* Supplied entries:
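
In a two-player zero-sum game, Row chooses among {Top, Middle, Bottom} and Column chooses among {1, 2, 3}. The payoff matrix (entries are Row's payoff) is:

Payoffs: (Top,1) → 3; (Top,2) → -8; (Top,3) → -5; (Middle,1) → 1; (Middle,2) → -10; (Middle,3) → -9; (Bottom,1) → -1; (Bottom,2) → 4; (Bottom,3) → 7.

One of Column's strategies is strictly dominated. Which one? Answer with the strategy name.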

...

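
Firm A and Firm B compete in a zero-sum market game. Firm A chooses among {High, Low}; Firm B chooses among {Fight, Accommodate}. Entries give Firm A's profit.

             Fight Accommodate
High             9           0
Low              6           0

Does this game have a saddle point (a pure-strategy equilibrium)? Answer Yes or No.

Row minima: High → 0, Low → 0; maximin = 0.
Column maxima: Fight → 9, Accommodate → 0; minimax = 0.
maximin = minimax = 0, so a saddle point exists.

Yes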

==

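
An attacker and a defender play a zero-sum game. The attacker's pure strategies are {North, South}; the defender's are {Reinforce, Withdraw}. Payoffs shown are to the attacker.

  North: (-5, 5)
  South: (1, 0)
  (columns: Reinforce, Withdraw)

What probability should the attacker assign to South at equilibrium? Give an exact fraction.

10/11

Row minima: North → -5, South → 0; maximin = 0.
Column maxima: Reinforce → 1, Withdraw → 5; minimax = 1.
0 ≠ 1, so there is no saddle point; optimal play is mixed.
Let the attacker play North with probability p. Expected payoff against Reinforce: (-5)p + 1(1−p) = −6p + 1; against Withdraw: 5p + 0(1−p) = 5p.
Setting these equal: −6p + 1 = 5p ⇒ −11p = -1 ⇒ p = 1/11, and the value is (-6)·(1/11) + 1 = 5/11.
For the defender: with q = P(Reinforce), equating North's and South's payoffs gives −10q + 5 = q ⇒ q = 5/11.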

* What is needed: Copy each line of the records that contains the word "Bottom".

* Expected answer:
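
In a two-player zero-sum game, Row chooses among {Top, Middle, Bottom} and Column chooses among {1, 2, 3}. The payoff matrix (entries are Row's payoff) is:
Payoffs: (Top,1) → 3; (Top,2) → -8; (Top,3) → -5; (Middle,1) → 1; (Middle,2) → -10; (Middle,3) → -9; (Bottom,1) → -1; (Bottom,2) → 4; (Bottom,3) → 7.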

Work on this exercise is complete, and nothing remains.